## TASK ITEM:
Within the records below, find the line containing "δ(p2, x) = p2". Reproduce it and each line after it exactly, and nothing else.

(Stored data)
____
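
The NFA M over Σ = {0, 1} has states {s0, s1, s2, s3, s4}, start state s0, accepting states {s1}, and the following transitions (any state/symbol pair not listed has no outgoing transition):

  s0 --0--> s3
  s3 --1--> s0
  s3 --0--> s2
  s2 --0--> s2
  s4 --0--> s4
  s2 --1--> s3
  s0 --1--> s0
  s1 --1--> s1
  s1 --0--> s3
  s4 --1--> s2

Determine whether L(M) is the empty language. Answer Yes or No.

Yes

The states reachable from the start state are {s0, s2, s3}.
None of the accepting states {s1} is reachable, so no string is accepted and L(M) = ∅.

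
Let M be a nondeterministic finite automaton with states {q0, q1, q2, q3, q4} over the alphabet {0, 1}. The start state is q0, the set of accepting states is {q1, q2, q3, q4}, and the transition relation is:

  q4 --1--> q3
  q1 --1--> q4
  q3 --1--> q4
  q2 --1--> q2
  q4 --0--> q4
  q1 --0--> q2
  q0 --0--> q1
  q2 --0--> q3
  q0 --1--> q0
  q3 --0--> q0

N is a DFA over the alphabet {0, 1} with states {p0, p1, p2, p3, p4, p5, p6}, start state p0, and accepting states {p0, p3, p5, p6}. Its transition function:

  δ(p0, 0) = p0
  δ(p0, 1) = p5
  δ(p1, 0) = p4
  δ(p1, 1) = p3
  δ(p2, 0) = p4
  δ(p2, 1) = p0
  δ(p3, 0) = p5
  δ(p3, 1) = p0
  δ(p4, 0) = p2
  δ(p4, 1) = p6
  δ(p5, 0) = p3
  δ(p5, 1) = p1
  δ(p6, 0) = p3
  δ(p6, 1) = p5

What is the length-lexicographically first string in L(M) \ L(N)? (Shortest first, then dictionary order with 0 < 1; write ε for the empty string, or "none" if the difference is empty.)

011

The string 011 is accepted by M but not by N.
No shorter string lies in the difference, and 011 is the lexicographically first length-3 string in L(M) \ L(N).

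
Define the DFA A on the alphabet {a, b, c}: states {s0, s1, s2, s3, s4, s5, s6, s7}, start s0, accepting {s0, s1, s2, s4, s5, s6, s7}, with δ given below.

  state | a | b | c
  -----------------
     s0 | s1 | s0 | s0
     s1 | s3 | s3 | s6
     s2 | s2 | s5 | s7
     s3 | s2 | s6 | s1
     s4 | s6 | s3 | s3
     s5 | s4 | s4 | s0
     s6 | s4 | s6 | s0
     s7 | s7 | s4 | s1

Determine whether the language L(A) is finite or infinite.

State s0 is reachable from the start and can reach an accepting state, and it lies on the cycle s0 → s0.
Traversing that cycle any number of times yields accepted strings of unbounded length, so the language is infinite.

infinite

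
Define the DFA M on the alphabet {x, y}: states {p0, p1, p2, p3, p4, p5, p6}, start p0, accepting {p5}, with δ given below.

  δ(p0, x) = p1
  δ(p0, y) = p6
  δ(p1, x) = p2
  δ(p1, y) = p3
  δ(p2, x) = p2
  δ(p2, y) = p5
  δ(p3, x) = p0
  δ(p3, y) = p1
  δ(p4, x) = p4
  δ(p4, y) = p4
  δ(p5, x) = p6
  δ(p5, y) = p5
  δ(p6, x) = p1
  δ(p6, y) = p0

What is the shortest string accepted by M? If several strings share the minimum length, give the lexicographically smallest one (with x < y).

A breadth-first search from p0 reaches an accepting state first via the path p0 → p1 → p2 → p5 on input xxy.
No string of length < 3 is accepted (BFS exhausts all shorter strings without reaching an accepting state), and xxy is the lexicographically least accepting string of length 3.

xxy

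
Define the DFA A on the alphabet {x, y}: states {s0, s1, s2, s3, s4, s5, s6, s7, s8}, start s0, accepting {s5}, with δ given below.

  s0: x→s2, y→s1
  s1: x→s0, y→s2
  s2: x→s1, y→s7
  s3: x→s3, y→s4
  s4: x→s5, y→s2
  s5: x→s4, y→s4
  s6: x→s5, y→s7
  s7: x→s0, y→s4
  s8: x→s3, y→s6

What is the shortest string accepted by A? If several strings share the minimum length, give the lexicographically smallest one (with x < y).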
____
## YOUR RESPONSE:
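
  δ(p2, x) = p2
  δ(p2, y) = p5
  δ(p3, x) = p0
  δ(p3, y) = p1
  δ(p4, x) = p4
  δ(p4, y) = p4
  δ(p5, x) = p6
  δ(p5, y) = p5
  δ(p6, x) = p1
  δ(p6, y) = p0

What is the shortest string accepted by M? If several strings share the minimum length, give the lexicographically smallest one (with x < y).

A breadth-first search from p0 reaches an accepting state first via the path p0 → p1 → p2 → p5 on input xxy.
No string of length < 3 is accepted (BFS exhausts all shorter strings without reaching an accepting state), and xxy is the lexicographically least accepting string of length 3.

xxy

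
Define the DFA A on the alphabet {x, y}: states {s0, s1, s2, s3, s4, s5, s6, s7, s8}, start s0, accepting {s5}, with δ given below.

  s0: x→s2, y→s1
  s1: x→s0, y→s2
  s2: x→s1, y→s7
  s3: x→s3, y→s4
  s4: x→s5, y→s2
  s5: x→s4, y→s4
  s6: x→s5, y→s7
  s7: x→s0, y→s4
  s8: x→s3, y→s6

What is the shortest string accepted by A? If several strings share the minimum length, give the lexicographically smallest one (with x < y).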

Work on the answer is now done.